STUDY MATERIAL Block Start

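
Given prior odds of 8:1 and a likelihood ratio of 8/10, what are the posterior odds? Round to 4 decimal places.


Posterior odds = prior odds * LR
Prior odds = 8/1 = 8.0
LR = 8/10 = 0.8
Posterior odds = 8.0 * 0.8 = 6.4

6.4


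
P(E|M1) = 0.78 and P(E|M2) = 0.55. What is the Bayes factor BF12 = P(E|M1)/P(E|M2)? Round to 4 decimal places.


Bayes factor BF12 = P(E|M1) / P(E|M2)
= 0.78 / 0.55
= 1.4182

1.4182


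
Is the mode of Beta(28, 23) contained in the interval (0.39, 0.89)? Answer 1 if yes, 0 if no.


Mode = (a-1)/(a+b-2) = 27/49 = 0.551
Interval: (0.39, 0.89)
Contains mode? 1

1


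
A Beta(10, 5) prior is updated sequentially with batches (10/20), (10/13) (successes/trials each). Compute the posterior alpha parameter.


Sequential conjugate updating is equivalent to a single batch update.
Total successes across all batches = 20
alpha_posterior = alpha_prior + total_successes = 10 + 20
= 30

30


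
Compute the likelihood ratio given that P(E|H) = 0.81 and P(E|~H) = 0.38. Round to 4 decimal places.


LR = P(E|H) / P(E|~H)
= 0.81 / 0.38 = 2.1316

2.1316


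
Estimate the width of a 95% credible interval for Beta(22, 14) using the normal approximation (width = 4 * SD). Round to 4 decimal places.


For Beta(a,b): Var = ab/((a+b)^2(a+b+1))
Var = 0.0064, SD = 0.0801
Approximate 95% CI width = 4 * 0.0801 = 0.3206

0.3206


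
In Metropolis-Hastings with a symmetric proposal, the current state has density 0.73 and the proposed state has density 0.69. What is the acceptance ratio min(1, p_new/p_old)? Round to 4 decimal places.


Ratio = p_new / p_old = 0.69 / 0.73 = 0.9452
Acceptance = min(1, 0.9452) = 0.9452

0.9452


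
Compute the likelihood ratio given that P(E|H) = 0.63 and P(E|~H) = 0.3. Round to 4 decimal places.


LR = P(E|H) / P(E|~H)
= 0.63 / 0.3 = 2.1

2.1


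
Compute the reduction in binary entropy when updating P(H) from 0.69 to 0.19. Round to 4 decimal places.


H_before = -p*log2(p) - (1-p)*log2(1-p) for p=0.69: 0.8932
H_after for p=0.19: 0.7015
Reduction = 0.8932 - 0.7015 = 0.1917

0.1917


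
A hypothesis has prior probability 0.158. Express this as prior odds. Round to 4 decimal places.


Odds = P(H) / P(not H) = 0.158 / 0.842
= 0.1876

0.1876


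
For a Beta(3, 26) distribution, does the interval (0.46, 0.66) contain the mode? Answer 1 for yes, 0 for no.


Mode of Beta(a,b) = (a-1)/(a+b-2)
= (3-1)/(3+26-2) = 0.0741
Check: 0.46 <= 0.0741 <= 0.66?
Result: 0

0


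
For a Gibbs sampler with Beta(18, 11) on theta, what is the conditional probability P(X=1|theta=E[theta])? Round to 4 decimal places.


E[theta] = 18/(18+11) = 0.6207
P(X=1|theta) = theta = 0.6207

0.6207


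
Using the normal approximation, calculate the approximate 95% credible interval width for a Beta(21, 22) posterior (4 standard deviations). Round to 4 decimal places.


Var(Beta) = 21*22/(43^2 * 44) = 0.0057
SD = 0.0754
Width ~ 4*SD = 0.3014

0.3014


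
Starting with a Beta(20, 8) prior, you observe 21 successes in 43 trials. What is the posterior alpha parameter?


For a Beta-Binomial conjugate model:
Posterior alpha = prior alpha + number of successes
= 20 + 21 = 41

41


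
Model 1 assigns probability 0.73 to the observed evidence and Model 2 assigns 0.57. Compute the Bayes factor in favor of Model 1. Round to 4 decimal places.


BF = P(data|M1) / P(data|M2)
= 0.73 / 0.57 = 1.2807

1.2807


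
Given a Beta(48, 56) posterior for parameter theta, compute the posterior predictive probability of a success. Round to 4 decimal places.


For a Beta-Bernoulli model, the predictive probability is the mean:
P(success) = 48/(48+56) = 48/104 = 0.4615

0.4615


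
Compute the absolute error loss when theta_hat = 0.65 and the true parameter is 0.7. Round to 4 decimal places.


L = |theta_hat - theta_true|
= |0.65 - 0.7| = 0.05

0.05


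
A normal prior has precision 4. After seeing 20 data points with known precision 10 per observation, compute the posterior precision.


In the conjugate normal model, precisions add:
tau_posterior = tau_prior + n * tau_data
= 4 + 20*10 = 204

204


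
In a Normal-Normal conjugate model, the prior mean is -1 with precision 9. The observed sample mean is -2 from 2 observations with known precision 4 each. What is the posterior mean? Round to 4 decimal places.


Posterior precision = tau0 + n*tau = 9 + 2*4 = 17
Posterior mean = (tau0*mu0 + n*tau*xbar) / posterior_precision
= (9*-1 + 2*4*-2) / 17
= -25 / 17 = -1.4706

-1.4706


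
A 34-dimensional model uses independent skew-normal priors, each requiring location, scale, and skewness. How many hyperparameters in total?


Per parameter: 3 (location, scale, and skewness).
Total = 34 * 3 = 102

102


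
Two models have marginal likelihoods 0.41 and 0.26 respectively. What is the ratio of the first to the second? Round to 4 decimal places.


Evidence ratio = 0.41 / 0.26
= 1.5769

1.5769


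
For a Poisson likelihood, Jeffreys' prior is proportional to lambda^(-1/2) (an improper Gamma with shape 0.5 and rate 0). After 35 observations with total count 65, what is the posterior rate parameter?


Jeffreys' prior for Poisson is proportional to lambda^(-1/2).
Posterior is Gamma(0.5 + S, 0 + n) = Gamma(0.5 + 65, 35).
Posterior rate = 0 + n = 35

35.0


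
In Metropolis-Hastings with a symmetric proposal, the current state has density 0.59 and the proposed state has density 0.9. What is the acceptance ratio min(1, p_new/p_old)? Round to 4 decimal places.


Ratio = p_new / p_old = 0.9 / 0.59 = 1.5254
Acceptance = min(1, 1.5254) = 1.0

1.0


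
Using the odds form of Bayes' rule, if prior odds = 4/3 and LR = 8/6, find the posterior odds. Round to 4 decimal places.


Bayes' rule in odds form: posterior odds = prior odds * LR
= (4 * 8) / (3 * 6)
= 32/18 = 1.7778

1.7778


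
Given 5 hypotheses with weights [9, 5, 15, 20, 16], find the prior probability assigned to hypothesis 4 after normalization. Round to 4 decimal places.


To normalize, divide each weight by the sum of all weights.
Sum = 65
Prior(H4) = 20/65 = 0.3077

0.3077


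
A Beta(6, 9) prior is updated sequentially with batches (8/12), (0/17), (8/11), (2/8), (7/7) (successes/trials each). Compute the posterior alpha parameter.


Sequential conjugate updating is equivalent to a single batch update.
Total successes across all batches = 25
alpha_posterior = alpha_prior + total_successes = 6 + 25
= 31

31


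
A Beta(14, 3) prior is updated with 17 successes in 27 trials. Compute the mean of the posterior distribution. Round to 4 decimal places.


After update: Beta(31, 13)
Mean = 31 / (31 + 13) = 31 / 44
= 0.7045

0.7045


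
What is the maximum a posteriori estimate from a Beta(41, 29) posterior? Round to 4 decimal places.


The MAP estimate equals the mode of the distribution.
Mode of Beta(a,b) = (a-1)/(a+b-2)
= 40/68
= 0.5882

0.5882


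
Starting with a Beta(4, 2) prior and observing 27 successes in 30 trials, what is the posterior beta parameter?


Posterior beta = prior beta + failures
Failures = 30 - 27 = 3
beta_post = 2 + 3 = 5

5


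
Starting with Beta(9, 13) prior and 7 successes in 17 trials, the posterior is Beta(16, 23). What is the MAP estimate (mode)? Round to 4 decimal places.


The mode of Beta(a, b) when a > 1 and b > 1 is (a-1)/(a+b-2)
= (16 - 1) / (16 + 23 - 2)
= 15 / 37
= 0.4054

0.4054


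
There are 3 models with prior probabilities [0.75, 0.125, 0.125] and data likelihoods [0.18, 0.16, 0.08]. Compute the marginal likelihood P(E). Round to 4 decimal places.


P(E) = sum over models of P(M_i) * P(E|M_i)
= 0.75*0.18 + 0.125*0.16 + 0.125*0.08
= 0.165

0.165


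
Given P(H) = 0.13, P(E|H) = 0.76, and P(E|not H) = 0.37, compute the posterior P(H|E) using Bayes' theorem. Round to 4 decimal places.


By Bayes' theorem: P(H|E) = P(E|H)*P(H) / P(E)
P(E) = P(E|H)*P(H) + P(E|not H)*P(not H)
P(E) = 0.76*0.13 + 0.37*0.87 = 0.4207
P(H|E) = 0.76*0.13 / 0.4207 = 0.2348

0.2348


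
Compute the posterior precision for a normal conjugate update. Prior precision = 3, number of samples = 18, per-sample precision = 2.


tau_post = tau_0 + n * tau
= 3 + 18 * 2 = 39

39


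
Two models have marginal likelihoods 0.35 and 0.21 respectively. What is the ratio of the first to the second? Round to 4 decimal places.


Evidence ratio = 0.35 / 0.21
= 1.6667

1.6667


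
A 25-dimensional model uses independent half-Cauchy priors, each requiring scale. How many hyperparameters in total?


Per parameter: 1 (scale).
Total = 25 * 1 = 25

25


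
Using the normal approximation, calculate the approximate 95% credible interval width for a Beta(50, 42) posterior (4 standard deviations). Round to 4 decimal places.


Var(Beta) = 50*42/(92^2 * 93) = 0.0027
SD = 0.0517
Width ~ 4*SD = 0.2066

0.2066


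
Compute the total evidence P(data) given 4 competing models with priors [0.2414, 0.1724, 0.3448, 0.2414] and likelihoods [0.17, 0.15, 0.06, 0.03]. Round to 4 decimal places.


Marginal likelihood = sum P(model_i) * P(data|model_i)
Model 1: 0.2414 * 0.17 = 0.041
Model 2: 0.1724 * 0.15 = 0.0259
Model 3: 0.3448 * 0.06 = 0.0207
Model 4: 0.2414 * 0.03 = 0.0072
Total = 0.0948

0.0948


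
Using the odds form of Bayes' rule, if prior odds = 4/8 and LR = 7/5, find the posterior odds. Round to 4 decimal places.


Bayes' rule in odds form: posterior odds = prior odds * LR
= (4 * 7) / (8 * 5)
= 28/40 = 0.7

0.7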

STUDY MATERIAL Block End

## YOUR OBJECTIVE
Set down, exactly and only, the lines running from the one holding "Given P(H) = 0.13, P(E|H)" through the end of the records above, both ends included.

## WRITTEN SOLUTION
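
Given P(H) = 0.13, P(E|H) = 0.76, and P(E|not H) = 0.37, compute the posterior P(H|E) using Bayes' theorem. Round to 4 decimal places.


By Bayes' theorem: P(H|E) = P(E|H)*P(H) / P(E)
P(E) = P(E|H)*P(H) + P(E|not H)*P(not H)
P(E) = 0.76*0.13 + 0.37*0.87 = 0.4207
P(H|E) = 0.76*0.13 / 0.4207 = 0.2348

0.2348


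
Compute the posterior precision for a normal conjugate update. Prior precision = 3, number of samples = 18, per-sample precision = 2.


tau_post = tau_0 + n * tau
= 3 + 18 * 2 = 39

39


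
Two models have marginal likelihoods 0.35 and 0.21 respectively. What is the ratio of the first to the second? Round to 4 decimal places.


Evidence ratio = 0.35 / 0.21
= 1.6667

1.6667


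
A 25-dimensional model uses independent half-Cauchy priors, each requiring scale. How many hyperparameters in total?


Per parameter: 1 (scale).
Total = 25 * 1 = 25

25


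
Using the normal approximation, calculate the approximate 95% credible interval width for a Beta(50, 42) posterior (4 standard deviations). Round to 4 decimal places.


Var(Beta) = 50*42/(92^2 * 93) = 0.0027
SD = 0.0517
Width ~ 4*SD = 0.2066

0.2066


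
Compute the total evidence P(data) given 4 competing models with priors [0.2414, 0.1724, 0.3448, 0.2414] and likelihoods [0.17, 0.15, 0.06, 0.03]. Round to 4 decimal places.


Marginal likelihood = sum P(model_i) * P(data|model_i)
Model 1: 0.2414 * 0.17 = 0.041
Model 2: 0.1724 * 0.15 = 0.0259
Model 3: 0.3448 * 0.06 = 0.0207
Model 4: 0.2414 * 0.03 = 0.0072
Total = 0.0948

0.0948


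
Using the odds form of Bayes' rule, if prior odds = 4/8 and LR = 7/5, find the posterior odds. Round to 4 decimal places.


Bayes' rule in odds form: posterior odds = prior odds * LR
= (4 * 7) / (8 * 5)
= 28/40 = 0.7

0.7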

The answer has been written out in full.